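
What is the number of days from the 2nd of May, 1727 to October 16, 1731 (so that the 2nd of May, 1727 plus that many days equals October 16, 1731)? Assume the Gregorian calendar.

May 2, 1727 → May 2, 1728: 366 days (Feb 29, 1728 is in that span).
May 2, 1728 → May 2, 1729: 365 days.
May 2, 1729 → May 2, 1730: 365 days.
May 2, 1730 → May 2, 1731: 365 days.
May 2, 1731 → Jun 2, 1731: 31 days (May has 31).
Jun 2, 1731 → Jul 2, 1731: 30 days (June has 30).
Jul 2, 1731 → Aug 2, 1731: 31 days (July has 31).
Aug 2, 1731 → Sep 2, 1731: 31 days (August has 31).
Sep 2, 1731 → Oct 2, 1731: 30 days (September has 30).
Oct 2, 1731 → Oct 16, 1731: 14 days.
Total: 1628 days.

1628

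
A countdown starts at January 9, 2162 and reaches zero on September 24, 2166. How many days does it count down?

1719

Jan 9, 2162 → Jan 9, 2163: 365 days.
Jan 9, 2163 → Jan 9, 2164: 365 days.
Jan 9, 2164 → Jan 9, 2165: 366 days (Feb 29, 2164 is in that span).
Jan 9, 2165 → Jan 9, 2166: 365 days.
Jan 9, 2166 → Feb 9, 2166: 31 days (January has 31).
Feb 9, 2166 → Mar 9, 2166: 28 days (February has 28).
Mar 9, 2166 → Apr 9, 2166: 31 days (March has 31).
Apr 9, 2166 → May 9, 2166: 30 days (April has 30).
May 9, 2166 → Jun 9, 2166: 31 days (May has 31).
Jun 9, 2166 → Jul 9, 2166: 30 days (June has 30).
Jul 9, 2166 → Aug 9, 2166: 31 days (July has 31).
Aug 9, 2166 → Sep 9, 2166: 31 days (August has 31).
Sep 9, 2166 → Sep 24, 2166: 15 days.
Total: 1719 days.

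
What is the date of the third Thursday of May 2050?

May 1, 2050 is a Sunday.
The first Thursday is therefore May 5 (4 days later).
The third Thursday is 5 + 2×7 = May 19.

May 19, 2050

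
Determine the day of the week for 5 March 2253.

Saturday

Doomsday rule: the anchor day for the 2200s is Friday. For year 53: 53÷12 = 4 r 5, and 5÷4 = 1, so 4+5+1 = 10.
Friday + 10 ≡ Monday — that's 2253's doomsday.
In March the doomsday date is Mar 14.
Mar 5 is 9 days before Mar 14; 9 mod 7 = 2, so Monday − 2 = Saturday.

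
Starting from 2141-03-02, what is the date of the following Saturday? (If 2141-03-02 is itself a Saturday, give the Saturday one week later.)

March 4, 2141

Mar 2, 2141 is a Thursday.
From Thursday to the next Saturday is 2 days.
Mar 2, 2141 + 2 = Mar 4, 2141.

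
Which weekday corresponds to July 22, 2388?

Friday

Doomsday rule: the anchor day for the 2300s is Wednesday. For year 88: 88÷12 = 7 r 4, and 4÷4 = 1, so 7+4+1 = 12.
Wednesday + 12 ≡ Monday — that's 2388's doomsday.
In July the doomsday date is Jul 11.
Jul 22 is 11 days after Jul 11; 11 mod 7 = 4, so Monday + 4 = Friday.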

______________________________

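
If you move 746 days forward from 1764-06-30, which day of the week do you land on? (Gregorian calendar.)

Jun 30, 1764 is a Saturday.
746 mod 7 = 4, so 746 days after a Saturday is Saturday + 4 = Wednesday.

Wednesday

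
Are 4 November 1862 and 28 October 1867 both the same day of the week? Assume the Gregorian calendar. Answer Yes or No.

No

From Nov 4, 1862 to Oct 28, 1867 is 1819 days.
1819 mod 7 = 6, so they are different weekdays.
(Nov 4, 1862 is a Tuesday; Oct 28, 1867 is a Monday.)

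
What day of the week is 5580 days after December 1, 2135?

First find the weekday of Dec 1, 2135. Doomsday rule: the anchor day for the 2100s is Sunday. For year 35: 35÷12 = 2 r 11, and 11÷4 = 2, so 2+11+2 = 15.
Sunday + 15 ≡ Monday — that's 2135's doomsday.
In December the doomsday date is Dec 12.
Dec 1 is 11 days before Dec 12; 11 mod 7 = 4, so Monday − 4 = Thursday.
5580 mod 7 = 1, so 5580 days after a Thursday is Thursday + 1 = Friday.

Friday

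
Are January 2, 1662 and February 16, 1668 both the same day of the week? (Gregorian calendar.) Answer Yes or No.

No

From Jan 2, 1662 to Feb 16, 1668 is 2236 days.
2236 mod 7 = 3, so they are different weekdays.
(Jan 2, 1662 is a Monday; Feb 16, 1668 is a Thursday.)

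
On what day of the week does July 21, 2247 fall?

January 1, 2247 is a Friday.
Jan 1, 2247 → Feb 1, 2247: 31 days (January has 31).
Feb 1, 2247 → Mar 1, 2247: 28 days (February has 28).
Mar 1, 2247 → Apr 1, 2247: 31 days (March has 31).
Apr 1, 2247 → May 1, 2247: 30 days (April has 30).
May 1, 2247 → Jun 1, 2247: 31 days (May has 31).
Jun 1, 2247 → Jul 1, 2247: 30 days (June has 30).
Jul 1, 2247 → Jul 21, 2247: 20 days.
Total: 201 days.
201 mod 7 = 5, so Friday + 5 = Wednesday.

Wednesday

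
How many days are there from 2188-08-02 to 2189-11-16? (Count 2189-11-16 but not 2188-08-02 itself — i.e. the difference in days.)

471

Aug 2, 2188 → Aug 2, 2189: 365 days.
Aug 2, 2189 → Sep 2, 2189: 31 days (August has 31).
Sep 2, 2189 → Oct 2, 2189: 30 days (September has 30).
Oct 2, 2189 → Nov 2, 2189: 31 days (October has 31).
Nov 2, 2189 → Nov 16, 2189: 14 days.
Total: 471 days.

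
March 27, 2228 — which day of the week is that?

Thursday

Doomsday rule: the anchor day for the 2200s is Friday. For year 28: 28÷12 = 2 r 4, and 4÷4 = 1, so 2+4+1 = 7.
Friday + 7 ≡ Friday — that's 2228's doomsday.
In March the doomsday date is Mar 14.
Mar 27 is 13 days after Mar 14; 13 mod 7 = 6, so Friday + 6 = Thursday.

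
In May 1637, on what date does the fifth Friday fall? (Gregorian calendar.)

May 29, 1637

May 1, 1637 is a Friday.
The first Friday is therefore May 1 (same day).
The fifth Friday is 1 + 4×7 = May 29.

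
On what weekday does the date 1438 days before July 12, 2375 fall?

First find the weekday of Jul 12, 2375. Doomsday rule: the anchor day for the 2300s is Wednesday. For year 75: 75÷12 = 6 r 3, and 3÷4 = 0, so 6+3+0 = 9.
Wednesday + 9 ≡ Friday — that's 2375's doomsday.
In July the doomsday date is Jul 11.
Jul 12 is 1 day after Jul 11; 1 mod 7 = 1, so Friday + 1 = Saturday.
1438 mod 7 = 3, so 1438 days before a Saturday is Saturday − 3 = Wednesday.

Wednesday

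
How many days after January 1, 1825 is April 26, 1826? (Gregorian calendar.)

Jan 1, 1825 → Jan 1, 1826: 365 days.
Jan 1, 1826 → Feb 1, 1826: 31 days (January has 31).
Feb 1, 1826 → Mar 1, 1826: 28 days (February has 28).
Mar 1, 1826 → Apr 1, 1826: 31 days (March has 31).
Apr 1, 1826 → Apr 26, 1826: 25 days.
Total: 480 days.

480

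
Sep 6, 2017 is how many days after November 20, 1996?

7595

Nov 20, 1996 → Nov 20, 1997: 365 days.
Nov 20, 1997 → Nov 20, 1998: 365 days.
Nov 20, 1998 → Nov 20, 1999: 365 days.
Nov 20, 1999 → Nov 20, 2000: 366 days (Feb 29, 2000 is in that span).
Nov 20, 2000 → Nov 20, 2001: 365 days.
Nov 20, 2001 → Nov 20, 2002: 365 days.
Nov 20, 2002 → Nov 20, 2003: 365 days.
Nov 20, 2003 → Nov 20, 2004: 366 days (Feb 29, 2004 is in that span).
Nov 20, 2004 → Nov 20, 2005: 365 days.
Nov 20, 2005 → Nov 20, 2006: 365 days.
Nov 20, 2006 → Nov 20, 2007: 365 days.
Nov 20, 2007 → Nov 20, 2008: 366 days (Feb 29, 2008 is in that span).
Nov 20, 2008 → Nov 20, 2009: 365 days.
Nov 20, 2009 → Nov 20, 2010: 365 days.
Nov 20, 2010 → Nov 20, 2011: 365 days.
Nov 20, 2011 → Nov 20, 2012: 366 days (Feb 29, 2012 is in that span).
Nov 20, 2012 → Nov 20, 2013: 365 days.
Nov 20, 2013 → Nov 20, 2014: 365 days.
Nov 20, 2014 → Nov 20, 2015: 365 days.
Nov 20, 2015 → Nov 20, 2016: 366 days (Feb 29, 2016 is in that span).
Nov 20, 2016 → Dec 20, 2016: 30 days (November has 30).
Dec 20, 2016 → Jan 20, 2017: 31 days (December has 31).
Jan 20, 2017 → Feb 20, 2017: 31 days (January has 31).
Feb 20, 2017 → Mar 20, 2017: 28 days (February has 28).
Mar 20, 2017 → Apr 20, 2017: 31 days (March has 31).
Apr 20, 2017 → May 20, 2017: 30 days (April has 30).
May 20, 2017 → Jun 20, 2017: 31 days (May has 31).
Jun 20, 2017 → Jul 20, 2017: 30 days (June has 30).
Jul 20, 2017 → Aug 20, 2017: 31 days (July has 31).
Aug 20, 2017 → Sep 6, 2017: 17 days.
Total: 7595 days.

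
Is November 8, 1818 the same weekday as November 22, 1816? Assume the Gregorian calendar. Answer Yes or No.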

______________________________

** Exercise requirements **
Look through the entries above and quote exactly the lines from the line with "Sep 6, 2017 is" to the line with "Is November 8, 1818", counting both of those lines.

** Completed exercise **
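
Sep 6, 2017 is how many days after November 20, 1996?

7595

Nov 20, 1996 → Nov 20, 1997: 365 days.
Nov 20, 1997 → Nov 20, 1998: 365 days.
Nov 20, 1998 → Nov 20, 1999: 365 days.
Nov 20, 1999 → Nov 20, 2000: 366 days (Feb 29, 2000 is in that span).
Nov 20, 2000 → Nov 20, 2001: 365 days.
Nov 20, 2001 → Nov 20, 2002: 365 days.
Nov 20, 2002 → Nov 20, 2003: 365 days.
Nov 20, 2003 → Nov 20, 2004: 366 days (Feb 29, 2004 is in that span).
Nov 20, 2004 → Nov 20, 2005: 365 days.
Nov 20, 2005 → Nov 20, 2006: 365 days.
Nov 20, 2006 → Nov 20, 2007: 365 days.
Nov 20, 2007 → Nov 20, 2008: 366 days (Feb 29, 2008 is in that span).
Nov 20, 2008 → Nov 20, 2009: 365 days.
Nov 20, 2009 → Nov 20, 2010: 365 days.
Nov 20, 2010 → Nov 20, 2011: 365 days.
Nov 20, 2011 → Nov 20, 2012: 366 days (Feb 29, 2012 is in that span).
Nov 20, 2012 → Nov 20, 2013: 365 days.
Nov 20, 2013 → Nov 20, 2014: 365 days.
Nov 20, 2014 → Nov 20, 2015: 365 days.
Nov 20, 2015 → Nov 20, 2016: 366 days (Feb 29, 2016 is in that span).
Nov 20, 2016 → Dec 20, 2016: 30 days (November has 30).
Dec 20, 2016 → Jan 20, 2017: 31 days (December has 31).
Jan 20, 2017 → Feb 20, 2017: 31 days (January has 31).
Feb 20, 2017 → Mar 20, 2017: 28 days (February has 28).
Mar 20, 2017 → Apr 20, 2017: 31 days (March has 31).
Apr 20, 2017 → May 20, 2017: 30 days (April has 30).
May 20, 2017 → Jun 20, 2017: 31 days (May has 31).
Jun 20, 2017 → Jul 20, 2017: 30 days (June has 30).
Jul 20, 2017 → Aug 20, 2017: 31 days (July has 31).
Aug 20, 2017 → Sep 6, 2017: 17 days.
Total: 7595 days.

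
Is November 8, 1818 the same weekday as November 22, 1816? Assume the Gregorian calendar. Answer Yes or No.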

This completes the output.